**To do:** Keeping every line intact, print the records that follow.

* * * * * * * * *

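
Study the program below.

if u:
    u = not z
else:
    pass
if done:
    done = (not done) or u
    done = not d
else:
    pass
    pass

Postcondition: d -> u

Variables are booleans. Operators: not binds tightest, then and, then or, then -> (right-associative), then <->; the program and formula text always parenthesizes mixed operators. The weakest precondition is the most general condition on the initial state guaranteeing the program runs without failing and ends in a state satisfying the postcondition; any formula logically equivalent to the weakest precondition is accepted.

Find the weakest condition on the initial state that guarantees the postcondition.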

* * * * * * * * *

**Task response:**
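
Study the program below.

if u:
    u = not z
else:
    pass
if done:
    done = (not done) or u
    done = not d
else:
    pass
    pass

Postcondition: d -> u

Variables are booleans. Operators: not binds tightest, then and, then or, then -> (right-associative), then <->; the program and formula text always parenthesizes mixed operators. The weakest precondition is the most general condition on the initial state guaranteeing the program runs without failing and ends in a state satisfying the postcondition; any formula logically equivalent to the weakest precondition is accepted.

Find the weakest condition on the initial state that guarantees the postcondition.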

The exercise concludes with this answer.